Data:
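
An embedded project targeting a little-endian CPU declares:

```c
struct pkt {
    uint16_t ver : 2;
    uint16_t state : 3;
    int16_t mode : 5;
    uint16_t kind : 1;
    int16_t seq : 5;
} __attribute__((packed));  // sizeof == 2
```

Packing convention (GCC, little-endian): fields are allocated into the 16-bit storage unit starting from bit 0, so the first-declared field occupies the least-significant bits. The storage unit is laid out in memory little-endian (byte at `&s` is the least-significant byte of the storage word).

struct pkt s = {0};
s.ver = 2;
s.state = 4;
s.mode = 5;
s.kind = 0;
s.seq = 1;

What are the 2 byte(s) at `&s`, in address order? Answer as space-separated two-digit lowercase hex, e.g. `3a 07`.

b2 08

[0+:2] ver=2 & 0x3 = 0x2; word=0x0002
[2+:3] state=4 & 0x7 = 0x4; word=0x0012
[5+:5] mode=5 & 0x1f = 0x5; word=0x00b2
[10+:1] kind=0 & 0x1 = 0x0; word=0x00b2
[11+:5] seq=1 & 0x1f = 0x1; word=0x08b2
word = 0x08b2 → little-endian bytes:
  [0]=0xb2  [1]=0x08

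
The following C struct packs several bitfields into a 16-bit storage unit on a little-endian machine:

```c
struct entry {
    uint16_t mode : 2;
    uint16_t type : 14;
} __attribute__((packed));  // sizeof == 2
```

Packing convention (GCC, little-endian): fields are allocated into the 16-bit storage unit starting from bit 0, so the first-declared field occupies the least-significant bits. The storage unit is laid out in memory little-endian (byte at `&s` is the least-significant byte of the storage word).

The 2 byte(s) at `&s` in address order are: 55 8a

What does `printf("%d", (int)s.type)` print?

[0]=0x55 [1]=0x8a (little-endian) → word 0x8a55
mode:2 @ bit 0 → (0x8a55>>0)&0x3 = 0x1
type:14 @ bit 2 → (0x8a55>>2)&0x3fff = 0x2295  ←

8853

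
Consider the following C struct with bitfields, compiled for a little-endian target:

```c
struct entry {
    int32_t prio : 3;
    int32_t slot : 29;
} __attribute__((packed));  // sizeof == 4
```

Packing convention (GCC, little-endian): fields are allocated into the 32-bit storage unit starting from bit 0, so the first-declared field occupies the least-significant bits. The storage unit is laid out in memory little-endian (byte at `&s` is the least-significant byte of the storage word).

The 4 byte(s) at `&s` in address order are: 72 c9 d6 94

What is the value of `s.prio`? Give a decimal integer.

2

[0]=0x72 [1]=0xc9 [2]=0xd6 [3]=0x94 (little-endian) → word 0x94d6c972
prio [0+:3] = (word>>0) & 0x7 = 2  ←
slot [3+:29] = (word>>3) & 0x1fffffff = 312138030
prio signed 3b, MSB=0: value = 2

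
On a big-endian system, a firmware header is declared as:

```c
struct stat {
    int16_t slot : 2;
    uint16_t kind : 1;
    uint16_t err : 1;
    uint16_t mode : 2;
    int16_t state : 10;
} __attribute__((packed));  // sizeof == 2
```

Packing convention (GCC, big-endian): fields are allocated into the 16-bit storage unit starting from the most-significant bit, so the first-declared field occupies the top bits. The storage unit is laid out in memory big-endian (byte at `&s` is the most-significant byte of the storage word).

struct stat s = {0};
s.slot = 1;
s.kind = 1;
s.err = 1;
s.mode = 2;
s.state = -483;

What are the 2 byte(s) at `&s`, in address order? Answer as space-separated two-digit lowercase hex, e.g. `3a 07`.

7a 1d

slot (2b) val=1 bits=0x1 at bit 14: 0x4000
kind (1b) val=1 bits=0x1 at bit 13: 0x6000
err (1b) val=1 bits=0x1 at bit 12: 0x7000
mode (2b) val=2 bits=0x2 at bit 10: 0x7800
state (10b) val=-483 bits=0x21d at bit 0: 0x7a1d
word = 0x7a1d → big-endian bytes:
  [0]=0x7a  [1]=0x1d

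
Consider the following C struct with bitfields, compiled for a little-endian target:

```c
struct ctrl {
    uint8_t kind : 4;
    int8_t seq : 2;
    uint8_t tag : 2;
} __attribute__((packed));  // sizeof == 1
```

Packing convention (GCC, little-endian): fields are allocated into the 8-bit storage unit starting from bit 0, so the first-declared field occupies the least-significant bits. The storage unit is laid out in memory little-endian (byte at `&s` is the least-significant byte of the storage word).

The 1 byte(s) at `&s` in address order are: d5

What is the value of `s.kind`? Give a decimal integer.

[0]=0xd5 (little-endian) → word 0xd5
kind:4 @ bit 0 → (0xd5>>0)&0xf = 0x5  ←
seq:2 @ bit 4 → (0xd5>>4)&0x3 = 0x1
tag:2 @ bit 6 → (0xd5>>6)&0x3 = 0x3

5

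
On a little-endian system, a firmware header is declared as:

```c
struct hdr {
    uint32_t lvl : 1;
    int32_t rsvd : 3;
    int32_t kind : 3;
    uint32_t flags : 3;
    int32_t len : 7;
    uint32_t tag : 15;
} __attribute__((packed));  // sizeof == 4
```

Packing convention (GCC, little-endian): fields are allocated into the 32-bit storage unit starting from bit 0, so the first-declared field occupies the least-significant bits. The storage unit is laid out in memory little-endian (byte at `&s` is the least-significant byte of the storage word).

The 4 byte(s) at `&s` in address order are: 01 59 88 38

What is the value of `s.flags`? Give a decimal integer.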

Activity:
Return the listing verbatim.

Response to the exercise:
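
An embedded project targeting a little-endian CPU declares:

```c
struct pkt {
    uint16_t ver : 2;
    uint16_t state : 3;
    int16_t mode : 5;
    uint16_t kind : 1;
    int16_t seq : 5;
} __attribute__((packed));  // sizeof == 2
```

Packing convention (GCC, little-endian): fields are allocated into the 16-bit storage unit starting from bit 0, so the first-declared field occupies the least-significant bits. The storage unit is laid out in memory little-endian (byte at `&s` is the least-significant byte of the storage word).

struct pkt s = {0};
s.ver = 2;
s.state = 4;
s.mode = 5;
s.kind = 0;
s.seq = 1;

What are the 2 byte(s) at `&s`, in address order? Answer as space-separated two-digit lowercase hex, e.g. `3a 07`.

b2 08

[0+:2] ver=2 & 0x3 = 0x2; word=0x0002
[2+:3] state=4 & 0x7 = 0x4; word=0x0012
[5+:5] mode=5 & 0x1f = 0x5; word=0x00b2
[10+:1] kind=0 & 0x1 = 0x0; word=0x00b2
[11+:5] seq=1 & 0x1f = 0x1; word=0x08b2
word = 0x08b2 → little-endian bytes:
  [0]=0xb2  [1]=0x08

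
The following C struct packs several bitfields into a 16-bit storage unit on a little-endian machine:

```c
struct entry {
    uint16_t mode : 2;
    uint16_t type : 14;
} __attribute__((packed));  // sizeof == 2
```

Packing convention (GCC, little-endian): fields are allocated into the 16-bit storage unit starting from bit 0, so the first-declared field occupies the least-significant bits. The storage unit is laid out in memory little-endian (byte at `&s` is the least-significant byte of the storage word).

The 2 byte(s) at `&s` in address order are: 55 8a

What does `printf("%d", (int)s.type)` print?

[0]=0x55 [1]=0x8a (little-endian) → word 0x8a55
mode:2 @ bit 0 → (0x8a55>>0)&0x3 = 0x1
type:14 @ bit 2 → (0x8a55>>2)&0x3fff = 0x2295  ←

8853

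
Consider the following C struct with bitfields, compiled for a little-endian target:

```c
struct entry {
    int32_t prio : 3;
    int32_t slot : 29;
} __attribute__((packed));  // sizeof == 4
```

Packing convention (GCC, little-endian): fields are allocated into the 32-bit storage unit starting from bit 0, so the first-declared field occupies the least-significant bits. The storage unit is laid out in memory little-endian (byte at `&s` is the least-significant byte of the storage word).

The 4 byte(s) at `&s` in address order are: 72 c9 d6 94

What is the value of `s.prio`? Give a decimal integer.

2

[0]=0x72 [1]=0xc9 [2]=0xd6 [3]=0x94 (little-endian) → word 0x94d6c972
prio [0+:3] = (word>>0) & 0x7 = 2  ←
slot [3+:29] = (word>>3) & 0x1fffffff = 312138030
prio signed 3b, MSB=0: value = 2

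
On a big-endian system, a firmware header is declared as:

```c
struct stat {
    int16_t slot : 2;
    uint16_t kind : 1;
    uint16_t err : 1;
    uint16_t mode : 2;
    int16_t state : 10;
} __attribute__((packed));  // sizeof == 2
```

Packing convention (GCC, big-endian): fields are allocated into the 16-bit storage unit starting from the most-significant bit, so the first-declared field occupies the top bits. The storage unit is laid out in memory big-endian (byte at `&s` is the most-significant byte of the storage word).

struct stat s = {0};
s.slot = 1;
s.kind = 1;
s.err = 1;
s.mode = 2;
s.state = -483;

What are the 2 byte(s) at `&s`, in address order? Answer as space-separated two-digit lowercase hex, e.g. `3a 07`.

7a 1d

slot (2b) val=1 bits=0x1 at bit 14: 0x4000
kind (1b) val=1 bits=0x1 at bit 13: 0x6000
err (1b) val=1 bits=0x1 at bit 12: 0x7000
mode (2b) val=2 bits=0x2 at bit 10: 0x7800
state (10b) val=-483 bits=0x21d at bit 0: 0x7a1d
word = 0x7a1d → big-endian bytes:
  [0]=0x7a  [1]=0x1d

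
Consider the following C struct with bitfields, compiled for a little-endian target:

```c
struct ctrl {
    uint8_t kind : 4;
    int8_t seq : 2;
    uint8_t tag : 2;
} __attribute__((packed));  // sizeof == 1
```

Packing convention (GCC, little-endian): fields are allocated into the 8-bit storage unit starting from bit 0, so the first-declared field occupies the least-significant bits. The storage unit is laid out in memory little-endian (byte at `&s` is the least-significant byte of the storage word).

The 1 byte(s) at `&s` in address order are: d5

What is the value of `s.kind`? Give a decimal integer.

[0]=0xd5 (little-endian) → word 0xd5
kind:4 @ bit 0 → (0xd5>>0)&0xf = 0x5  ←
seq:2 @ bit 4 → (0xd5>>4)&0x3 = 0x1
tag:2 @ bit 6 → (0xd5>>6)&0x3 = 0x3

5

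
On a little-endian system, a firmware header is declared as:

```c
struct hdr {
    uint32_t lvl : 1;
    int32_t rsvd : 3;
    int32_t kind : 3;
    uint32_t flags : 3;
    int32_t len : 7;
    uint32_t tag : 15;
} __attribute__((packed));  // sizeof == 4
```

Packing convention (GCC, little-endian): fields are allocated into the 32-bit storage unit starting from bit 0, so the first-declared field occupies the least-significant bits. The storage unit is laid out in memory little-endian (byte at `&s` is the least-significant byte of the storage word).

The 4 byte(s) at `&s` in address order are: 01 59 88 38

What is the value of `s.flags`? Give a decimal integer.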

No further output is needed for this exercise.